TASK STATEMENT. The lines from the top of the data down to the line with "Machine M7: Pioneer" should be repeated exactly, both ends included.

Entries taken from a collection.
####
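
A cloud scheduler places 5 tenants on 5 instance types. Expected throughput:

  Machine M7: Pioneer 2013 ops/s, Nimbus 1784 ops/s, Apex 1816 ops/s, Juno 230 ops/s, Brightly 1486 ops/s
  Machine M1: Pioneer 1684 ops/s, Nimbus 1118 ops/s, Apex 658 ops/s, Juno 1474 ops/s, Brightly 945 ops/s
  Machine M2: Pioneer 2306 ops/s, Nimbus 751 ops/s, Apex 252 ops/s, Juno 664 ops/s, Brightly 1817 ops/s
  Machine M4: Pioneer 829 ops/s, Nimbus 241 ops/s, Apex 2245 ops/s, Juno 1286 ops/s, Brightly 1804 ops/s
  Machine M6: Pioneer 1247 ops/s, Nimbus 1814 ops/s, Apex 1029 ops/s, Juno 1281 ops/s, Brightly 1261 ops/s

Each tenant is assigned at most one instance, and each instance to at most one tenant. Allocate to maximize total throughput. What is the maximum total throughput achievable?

This is the linear assignment problem.
Optimal: Pioneer→Machine M7 (2013 ops/s), Nimbus→Machine M6 (1814 ops/s), Apex→Machine M4 (2245 ops/s), Juno→Machine M1 (1474 ops/s), Brightly→Machine M2 (1817 ops/s) — total 2013+1814+2245+1474+1817 = 9363 ops/s.
Next-best assignment: Pioneer→Machine M2, Nimbus→Machine M6, Apex→Machine M4, Juno→Machine M1, Brightly→Machine M7 = 9325 ops/s.

Maximum total: 9363 ops/s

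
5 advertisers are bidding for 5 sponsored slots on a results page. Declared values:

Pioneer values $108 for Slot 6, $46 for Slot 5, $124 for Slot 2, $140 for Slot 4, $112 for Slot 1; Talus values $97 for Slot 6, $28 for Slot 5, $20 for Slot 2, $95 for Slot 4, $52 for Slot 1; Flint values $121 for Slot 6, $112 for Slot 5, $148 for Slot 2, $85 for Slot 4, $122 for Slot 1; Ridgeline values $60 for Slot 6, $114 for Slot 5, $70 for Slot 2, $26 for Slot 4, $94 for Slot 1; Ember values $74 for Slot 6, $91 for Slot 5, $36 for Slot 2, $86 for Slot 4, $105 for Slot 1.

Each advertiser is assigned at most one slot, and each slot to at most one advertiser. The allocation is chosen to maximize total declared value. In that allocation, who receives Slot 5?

This is the linear assignment problem.
Optimal: Pioneer→Slot 4 ($140), Talus→Slot 6 ($97), Flint→Slot 2 ($148), Ridgeline→Slot 5 ($114), Ember→Slot 1 ($105) — total 140+97+148+114+105 = $604.
Column-greedy (each slot in turn goes to its best remaining advertiser) gives $559, worse by 45.
Next-best assignment: Pioneer→Slot 6, Talus→Slot 4, Flint→Slot 2, Ridgeline→Slot 5, Ember→Slot 1 = $570.
Swapping Talus↔Ember (Talus→Slot 1 $52, Ember→Slot 6 $74) loses 76.
Checked against all permutations: $604 is optimal.

Ridgeline receives Slot 5.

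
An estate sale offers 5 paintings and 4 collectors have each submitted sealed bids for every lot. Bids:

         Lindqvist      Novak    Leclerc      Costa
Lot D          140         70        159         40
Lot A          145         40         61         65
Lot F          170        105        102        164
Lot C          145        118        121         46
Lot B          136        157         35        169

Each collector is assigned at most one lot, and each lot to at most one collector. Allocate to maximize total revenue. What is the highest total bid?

Max total: $625

Treat this as an assignment problem: match each collector to one lot.
Optimal: Lindqvist→Lot A ($145), Novak→Lot B ($157), Leclerc→Lot D ($159), Costa→Lot F ($164) — total 145+157+159+164 = $625.
Column-greedy (each lot in turn goes to its best remaining collector) gives $586, worse by 39.
No other one-to-one assignment exceeds $625.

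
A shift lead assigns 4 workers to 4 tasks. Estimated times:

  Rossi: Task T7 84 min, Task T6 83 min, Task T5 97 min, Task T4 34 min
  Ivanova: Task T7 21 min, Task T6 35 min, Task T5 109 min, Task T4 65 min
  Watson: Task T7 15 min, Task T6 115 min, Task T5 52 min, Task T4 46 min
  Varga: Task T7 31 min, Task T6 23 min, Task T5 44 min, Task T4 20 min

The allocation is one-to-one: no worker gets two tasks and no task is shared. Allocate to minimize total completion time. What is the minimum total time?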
####
ANSWER FOR THIS EXERCISE.
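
A cloud scheduler places 5 tenants on 5 instance types. Expected throughput:

  Machine M7: Pioneer 2013 ops/s, Nimbus 1784 ops/s, Apex 1816 ops/s, Juno 230 ops/s, Brightly 1486 ops/s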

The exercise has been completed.